# Study material
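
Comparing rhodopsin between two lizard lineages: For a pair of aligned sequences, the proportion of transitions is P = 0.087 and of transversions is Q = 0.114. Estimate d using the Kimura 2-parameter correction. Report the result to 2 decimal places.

Under the Kimura two-parameter model, d = −½ ln(1 − 2P − Q) − ¼ ln(1 − 2Q).
1 − 2P − Q = 0.712, giving −½ ln(0.712) = 0.169839.
1 − 2Q = 0.772, giving −¼ ln(0.772) = 0.064693.
d = 0.169839 + 0.064693 = 0.234532.

0.23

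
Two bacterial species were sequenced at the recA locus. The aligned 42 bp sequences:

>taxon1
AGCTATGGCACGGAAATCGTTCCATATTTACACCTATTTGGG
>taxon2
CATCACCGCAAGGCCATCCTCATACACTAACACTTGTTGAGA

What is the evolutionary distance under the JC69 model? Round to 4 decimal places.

0.8240

The sequences differ at 21 of 42 sites, so p = 21/42 = 0.5.
d = −(3/4) ln(1 − 4p/3) = −0.75 ln(1 − 0.666667) = −0.75 ln(0.333333)
  = −0.75 × (-1.098613) = 0.823960 substitutions/site.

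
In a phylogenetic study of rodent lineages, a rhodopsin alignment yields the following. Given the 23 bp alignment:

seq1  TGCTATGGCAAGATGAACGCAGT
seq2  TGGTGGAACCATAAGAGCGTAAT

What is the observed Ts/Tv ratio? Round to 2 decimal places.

1.20

Transitions are A↔G and C↔T; transversions are all other mismatches.
Transitions: 6. Transversions: 5.
R = 6/5 = 1.20.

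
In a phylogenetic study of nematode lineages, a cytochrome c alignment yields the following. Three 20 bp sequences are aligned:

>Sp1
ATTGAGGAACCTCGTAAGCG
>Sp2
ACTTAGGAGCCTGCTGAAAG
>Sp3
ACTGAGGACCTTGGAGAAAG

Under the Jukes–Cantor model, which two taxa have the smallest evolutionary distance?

Sp1–Sp2: 8/20 differ, p = 0.400, d = 0.572.
Sp1–Sp3: 8/20 differ, p = 0.400, d = 0.572.
Sp2–Sp3: 5/20 differ, p = 0.250, d = 0.304.
The smallest distance is between Sp2 and Sp3.

Sp2 and Sp3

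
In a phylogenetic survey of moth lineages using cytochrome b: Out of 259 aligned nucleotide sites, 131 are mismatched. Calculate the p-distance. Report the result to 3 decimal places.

0.506

p = 131/259 = 0.505791… ≈ 0.506 (to 3 d.p.).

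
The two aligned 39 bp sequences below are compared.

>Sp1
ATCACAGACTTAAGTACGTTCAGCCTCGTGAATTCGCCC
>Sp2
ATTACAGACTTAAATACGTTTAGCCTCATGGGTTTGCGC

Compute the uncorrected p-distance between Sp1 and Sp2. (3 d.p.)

The sequences differ at 8 of 39 positions (sites 3, 14, 21, 28, 31, 32, 35, 38).
p = 8/39 = 0.205128… ≈ 0.205 (to 3 d.p.).

0.205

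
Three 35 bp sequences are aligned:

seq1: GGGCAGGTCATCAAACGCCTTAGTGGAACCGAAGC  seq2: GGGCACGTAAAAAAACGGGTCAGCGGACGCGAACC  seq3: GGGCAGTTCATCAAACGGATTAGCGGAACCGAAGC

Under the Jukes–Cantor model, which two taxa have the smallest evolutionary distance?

seq1 and seq3

seq1–seq2: 11/35 differ, p = 0.314, d = 0.407.
seq1–seq3: 4/35 differ, p = 0.114, d = 0.124.
seq2–seq3: 10/35 differ, p = 0.286, d = 0.360.
The smallest distance is between seq1 and seq3.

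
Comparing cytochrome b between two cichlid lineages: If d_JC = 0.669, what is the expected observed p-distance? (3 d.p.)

0.443

p = (3/4)(1 − e^(−4d/3)) = 0.75 × (1 − e^(-0.892)) = 0.75 × (1 − 0.409835) = 0.442624.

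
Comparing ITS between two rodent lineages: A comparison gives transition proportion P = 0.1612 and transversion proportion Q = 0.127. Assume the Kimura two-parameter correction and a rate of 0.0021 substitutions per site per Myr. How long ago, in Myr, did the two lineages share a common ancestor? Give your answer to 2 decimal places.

Under the Kimura two-parameter model, d = −½ ln(1 − 2P − Q) − ¼ ln(1 − 2Q).
1 − 2P − Q = 0.5506, giving −½ ln(0.5506) = 0.298373.
1 − 2Q = 0.746, giving −¼ ln(0.746) = 0.073257.
d = 0.298373 + 0.073257 = 0.371630.
Under a molecular clock d = 2μt, so t = d/(2μ) = 0.371630 / (2 × 0.0021) = 88.48 Myr.

88.48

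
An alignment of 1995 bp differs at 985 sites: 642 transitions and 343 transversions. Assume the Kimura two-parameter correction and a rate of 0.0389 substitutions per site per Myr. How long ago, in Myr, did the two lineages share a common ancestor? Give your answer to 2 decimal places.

12.22

P = 642/1995 ≈ 0.321805 and Q = 343/1995 ≈ 0.17193.
Under the Kimura two-parameter model, d = −½ ln(1 − 2P − Q) − ¼ ln(1 − 2Q).
1 − 2P − Q = 0.18446, giving −½ ln(0.18446) = 0.845161.
1 − 2Q = 0.65614, giving −¼ ln(0.65614) = 0.105345.
d = 0.845161 + 0.105345 = 0.950506.
Under a molecular clock d = 2μt, so t = d/(2μ) = 0.950506 / (2 × 0.0389) = 12.22 Myr.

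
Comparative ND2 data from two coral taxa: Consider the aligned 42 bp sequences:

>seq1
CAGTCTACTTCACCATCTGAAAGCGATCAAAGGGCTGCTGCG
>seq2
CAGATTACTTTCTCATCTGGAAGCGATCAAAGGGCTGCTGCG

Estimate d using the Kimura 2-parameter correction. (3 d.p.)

Of 42 sites, 4 differences are transitions and 2 are transversions, so P = 4/42 ≈ 0.095238 and Q = 2/42 ≈ 0.047619.
Under the Kimura two-parameter model, d = −½ ln(1 − 2P − Q) − ¼ ln(1 − 2Q).
1 − 2P − Q = 0.761905, giving −½ ln(0.761905) = 0.135967.
1 − 2Q = 0.904762, giving −¼ ln(0.904762) = 0.025021.
d = 0.135967 + 0.025021 = 0.160988.

0.161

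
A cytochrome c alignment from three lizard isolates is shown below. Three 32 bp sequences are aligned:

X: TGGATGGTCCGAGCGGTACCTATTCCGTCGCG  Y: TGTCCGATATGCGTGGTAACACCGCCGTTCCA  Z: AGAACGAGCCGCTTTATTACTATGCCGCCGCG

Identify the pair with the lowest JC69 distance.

X–Y: 16/32 differ, p = 0.500, d = 0.824.
X–Z: 14/32 differ, p = 0.438, d = 0.657.
Y–Z: 17/32 differ, p = 0.531, d = 0.924.
The smallest distance is between X and Z.

X and Z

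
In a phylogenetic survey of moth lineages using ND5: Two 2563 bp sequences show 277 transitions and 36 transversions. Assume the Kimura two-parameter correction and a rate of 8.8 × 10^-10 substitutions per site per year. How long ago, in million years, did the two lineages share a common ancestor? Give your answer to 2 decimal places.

P = 277/2563 ≈ 0.108076 and Q = 36/2563 ≈ 0.014046.
Under the Kimura two-parameter model, d = −½ ln(1 − 2P − Q) − ¼ ln(1 − 2Q).
1 − 2P − Q = 0.769802, giving −½ ln(0.769802) = 0.130811.
1 − 2Q = 0.971908, giving −¼ ln(0.971908) = 0.007124.
d = 0.130811 + 0.007124 = 0.137935.
Under a molecular clock d = 2μt, so t = d/(2μ) = 0.137935 / (2 × 8.8 × 10^-10) = 78.37 million years.

78.37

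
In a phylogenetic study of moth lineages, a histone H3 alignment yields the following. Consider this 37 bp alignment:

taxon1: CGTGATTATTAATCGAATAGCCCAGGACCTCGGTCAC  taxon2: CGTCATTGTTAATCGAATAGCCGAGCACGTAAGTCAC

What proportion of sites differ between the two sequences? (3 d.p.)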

# Prompt
Copy only the entries from the first line to the line with "ATTACAGACTTAAATACGTTTAGCCTCATGGGTTTGCGC", each exactly as it appears.

# Exercise answer
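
Comparing rhodopsin between two lizard lineages: For a pair of aligned sequences, the proportion of transitions is P = 0.087 and of transversions is Q = 0.114. Estimate d using the Kimura 2-parameter correction. Report the result to 2 decimal places.

Under the Kimura two-parameter model, d = −½ ln(1 − 2P − Q) − ¼ ln(1 − 2Q).
1 − 2P − Q = 0.712, giving −½ ln(0.712) = 0.169839.
1 − 2Q = 0.772, giving −¼ ln(0.772) = 0.064693.
d = 0.169839 + 0.064693 = 0.234532.

0.23

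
Two bacterial species were sequenced at the recA locus. The aligned 42 bp sequences:

>taxon1
AGCTATGGCACGGAAATCGTTCCATATTTACACCTATTTGGG
>taxon2
CATCACCGCAAGGCCATCCTCATACACTAACACTTGTTGAGA

What is the evolutionary distance under the JC69 model? Round to 4 decimal places.

0.8240

The sequences differ at 21 of 42 sites, so p = 21/42 = 0.5.
d = −(3/4) ln(1 − 4p/3) = −0.75 ln(1 − 0.666667) = −0.75 ln(0.333333)
  = −0.75 × (-1.098613) = 0.823960 substitutions/site.

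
In a phylogenetic study of rodent lineages, a rhodopsin alignment yields the following. Given the 23 bp alignment:

seq1  TGCTATGGCAAGATGAACGCAGT
seq2  TGGTGGAACCATAAGAGCGTAAT

What is the observed Ts/Tv ratio? Round to 2 decimal places.

1.20

Transitions are A↔G and C↔T; transversions are all other mismatches.
Transitions: 6. Transversions: 5.
R = 6/5 = 1.20.

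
In a phylogenetic study of nematode lineages, a cytochrome c alignment yields the following. Three 20 bp sequences are aligned:

>Sp1
ATTGAGGAACCTCGTAAGCG
>Sp2
ACTTAGGAGCCTGCTGAAAG
>Sp3
ACTGAGGACCTTGGAGAAAG

Under the Jukes–Cantor model, which two taxa have the smallest evolutionary distance?

Sp1–Sp2: 8/20 differ, p = 0.400, d = 0.572.
Sp1–Sp3: 8/20 differ, p = 0.400, d = 0.572.
Sp2–Sp3: 5/20 differ, p = 0.250, d = 0.304.
The smallest distance is between Sp2 and Sp3.

Sp2 and Sp3

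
In a phylogenetic survey of moth lineages using cytochrome b: Out of 259 aligned nucleotide sites, 131 are mismatched. Calculate the p-distance. Report the result to 3 decimal places.

0.506

p = 131/259 = 0.505791… ≈ 0.506 (to 3 d.p.).

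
The two aligned 39 bp sequences below are compared.

>Sp1
ATCACAGACTTAAGTACGTTCAGCCTCGTGAATTCGCCC
>Sp2
ATTACAGACTTAAATACGTTTAGCCTCATGGGTTTGCGC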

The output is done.